> PROVIDED RECORDS
----------

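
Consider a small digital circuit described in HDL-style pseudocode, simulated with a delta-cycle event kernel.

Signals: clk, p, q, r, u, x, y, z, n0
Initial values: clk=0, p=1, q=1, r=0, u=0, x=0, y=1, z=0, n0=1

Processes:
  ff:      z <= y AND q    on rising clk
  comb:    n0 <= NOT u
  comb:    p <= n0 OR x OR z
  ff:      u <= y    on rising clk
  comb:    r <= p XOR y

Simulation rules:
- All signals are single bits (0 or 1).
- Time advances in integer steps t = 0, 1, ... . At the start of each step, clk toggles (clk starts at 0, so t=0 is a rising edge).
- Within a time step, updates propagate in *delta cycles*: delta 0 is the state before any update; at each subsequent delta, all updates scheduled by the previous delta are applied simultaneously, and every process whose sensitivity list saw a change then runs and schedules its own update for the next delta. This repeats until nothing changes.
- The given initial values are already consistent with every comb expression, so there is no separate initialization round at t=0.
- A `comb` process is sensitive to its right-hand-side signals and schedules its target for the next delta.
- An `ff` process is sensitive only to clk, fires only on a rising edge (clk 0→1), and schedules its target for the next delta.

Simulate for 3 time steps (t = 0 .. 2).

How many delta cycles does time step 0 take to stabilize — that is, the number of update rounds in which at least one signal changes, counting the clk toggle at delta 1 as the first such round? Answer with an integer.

3

[bits: u,r,q,z,p,clk,x,n0,y]
t=0: Δ0=001010011 Δ1=001011011 Δ2=101111011 Δ3=101111001 | 3Δ
t=1: Δ0=101111001 Δ1=101110001 | 1Δ
t=2: Δ0=101110001 Δ1=101111001 | 1Δ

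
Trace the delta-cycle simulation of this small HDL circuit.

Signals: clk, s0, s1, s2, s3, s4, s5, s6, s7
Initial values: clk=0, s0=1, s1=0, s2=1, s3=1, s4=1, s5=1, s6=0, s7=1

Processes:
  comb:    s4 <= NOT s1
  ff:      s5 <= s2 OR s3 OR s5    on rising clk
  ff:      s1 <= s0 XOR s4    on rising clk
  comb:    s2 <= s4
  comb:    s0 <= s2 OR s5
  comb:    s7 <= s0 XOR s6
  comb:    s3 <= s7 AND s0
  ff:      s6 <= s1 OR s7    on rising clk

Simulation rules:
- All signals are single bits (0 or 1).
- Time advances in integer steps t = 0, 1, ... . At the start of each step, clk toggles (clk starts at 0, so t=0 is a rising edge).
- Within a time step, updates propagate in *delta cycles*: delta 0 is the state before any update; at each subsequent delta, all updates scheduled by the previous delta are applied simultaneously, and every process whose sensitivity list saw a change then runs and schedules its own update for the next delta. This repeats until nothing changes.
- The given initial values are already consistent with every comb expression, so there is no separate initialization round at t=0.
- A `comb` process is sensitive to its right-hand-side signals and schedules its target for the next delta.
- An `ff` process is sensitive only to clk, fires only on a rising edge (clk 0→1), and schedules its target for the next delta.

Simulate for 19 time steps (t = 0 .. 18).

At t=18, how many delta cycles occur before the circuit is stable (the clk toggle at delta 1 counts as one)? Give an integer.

[bits: s6,s3,s0,s7,s2,clk,s5,s1,s4]
t=0: Δ0=011110101 Δ1=011111101 Δ2=111111101 Δ3=111011101 Δ4=101011101 | 4Δ
t=1: Δ0=101011101 Δ1=101010101 | 1Δ
t=2: Δ0=101010101 Δ1=101011101 Δ2=001011101 Δ3=001111101 Δ4=011111101 | 4Δ
t=3: Δ0=011111101 Δ1=011110101 | 1Δ
t=4: Δ0=011110101 Δ1=011111101 Δ2=111111101 Δ3=111011101 Δ4=101011101 | 4Δ
t=5: Δ0=101011101 Δ1=101010101 | 1Δ
t=6: Δ0=101010101 Δ1=101011101 Δ2=001011101 Δ3=001111101 Δ4=011111101 | 4Δ
t=7: Δ0=011111101 Δ1=011110101 | 1Δ
t=8: Δ0=011110101 Δ1=011111101 Δ2=111111101 Δ3=111011101 Δ4=101011101 | 4Δ
t=9: Δ0=101011101 Δ1=101010101 | 1Δ
t=10: Δ0=101010101 Δ1=101011101 Δ2=001011101 Δ3=001111101 Δ4=011111101 | 4Δ
t=11: Δ0=011111101 Δ1=011110101 | 1Δ
t=12: Δ0=011110101 Δ1=011111101 Δ2=111111101 Δ3=111011101 Δ4=101011101 | 4Δ
t=13: Δ0=101011101 Δ1=101010101 | 1Δ
t=14: Δ0=101010101 Δ1=101011101 Δ2=001011101 Δ3=001111101 Δ4=011111101 | 4Δ
t=15: Δ0=011111101 Δ1=011110101 | 1Δ
t=16: Δ0=011110101 Δ1=011111101 Δ2=111111101 Δ3=111011101 Δ4=101011101 | 4Δ
t=17: Δ0=101011101 Δ1=101010101 | 1Δ
t=18: Δ0=101010101 Δ1=101011101 Δ2=001011101 Δ3=001111101 Δ4=011111101 | 4Δ

4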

----------

> GOAL OF THE EXERCISE
Your answer should be exactly the lines of the data above, from the first through the line containing "<= s7 AND s0".

> OUTPUT OF THE EXERCISE
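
Consider a small digital circuit described in HDL-style pseudocode, simulated with a delta-cycle event kernel.

Signals: clk, p, q, r, u, x, y, z, n0
Initial values: clk=0, p=1, q=1, r=0, u=0, x=0, y=1, z=0, n0=1

Processes:
  ff:      z <= y AND q    on rising clk
  comb:    n0 <= NOT u
  comb:    p <= n0 OR x OR z
  ff:      u <= y    on rising clk
  comb:    r <= p XOR y

Simulation rules:
- All signals are single bits (0 or 1).
- Time advances in integer steps t = 0, 1, ... . At the start of each step, clk toggles (clk starts at 0, so t=0 is a rising edge).
- Within a time step, updates propagate in *delta cycles*: delta 0 is the state before any update; at each subsequent delta, all updates scheduled by the previous delta are applied simultaneously, and every process whose sensitivity list saw a change then runs and schedules its own update for the next delta. This repeats until nothing changes.
- The given initial values are already consistent with every comb expression, so there is no separate initialization round at t=0.
- A `comb` process is sensitive to its right-hand-side signals and schedules its target for the next delta.
- An `ff` process is sensitive only to clk, fires only on a rising edge (clk 0→1), and schedules its target for the next delta.

Simulate for 3 time steps (t = 0 .. 2).

How many delta cycles does time step 0 take to stabilize — that is, the number of update rounds in which at least one signal changes, counting the clk toggle at delta 1 as the first such round? Answer with an integer.

3

[bits: u,r,q,z,p,clk,x,n0,y]
t=0: Δ0=001010011 Δ1=001011011 Δ2=101111011 Δ3=101111001 | 3Δ
t=1: Δ0=101111001 Δ1=101110001 | 1Δ
t=2: Δ0=101110001 Δ1=101111001 | 1Δ

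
Trace the delta-cycle simulation of this small HDL circuit.

Signals: clk, s0, s1, s2, s3, s4, s5, s6, s7
Initial values: clk=0, s0=1, s1=0, s2=1, s3=1, s4=1, s5=1, s6=0, s7=1

Processes:
  comb:    s4 <= NOT s1
  ff:      s5 <= s2 OR s3 OR s5    on rising clk
  ff:      s1 <= s0 XOR s4    on rising clk
  comb:    s2 <= s4
  comb:    s0 <= s2 OR s5
  comb:    s7 <= s0 XOR s6
  comb:    s3 <= s7 AND s0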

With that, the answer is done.